Dataset entries:
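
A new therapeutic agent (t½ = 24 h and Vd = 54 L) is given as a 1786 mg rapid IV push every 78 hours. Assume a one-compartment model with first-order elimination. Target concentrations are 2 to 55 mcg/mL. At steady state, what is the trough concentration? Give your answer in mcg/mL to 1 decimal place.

τ/t½ = 78/24 ≈ 3.25, so fraction remaining f = (1/2)^(78/24) ≈ 0.1051.
Single-dose peak C₀ = D/Vd = 1786/54 ≈ 33.074 mcg/mL.
Steady-state trough Cmin,ss = C₀·f/(1−f) ≈ 33.074 × 0.1051/0.8949 ≈ 3.884 mcg/mL.
Trough 3.9 mcg/mL vs MEC 2 mcg/mL: adequate.

3.9 mcg/mL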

- **How to complete this task**: Each line of the data has to be written out exactly as it appears.

- **Solution to this task**:
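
A new therapeutic agent (t½ = 24 h and Vd = 54 L) is given as a 1786 mg rapid IV push every 78 hours. Assume a one-compartment model with first-order elimination. Target concentrations are 2 to 55 mcg/mL. At steady state, what is the trough concentration? Give your answer in mcg/mL to 1 decimal place.

τ/t½ = 78/24 ≈ 3.25, so fraction remaining f = (1/2)^(78/24) ≈ 0.1051.
Single-dose peak C₀ = D/Vd = 1786/54 ≈ 33.074 mcg/mL.
Steady-state trough Cmin,ss = C₀·f/(1−f) ≈ 33.074 × 0.1051/0.8949 ≈ 3.884 mcg/mL.
Trough 3.9 mcg/mL vs MEC 2 mcg/mL: adequate.

3.9 mcg/mL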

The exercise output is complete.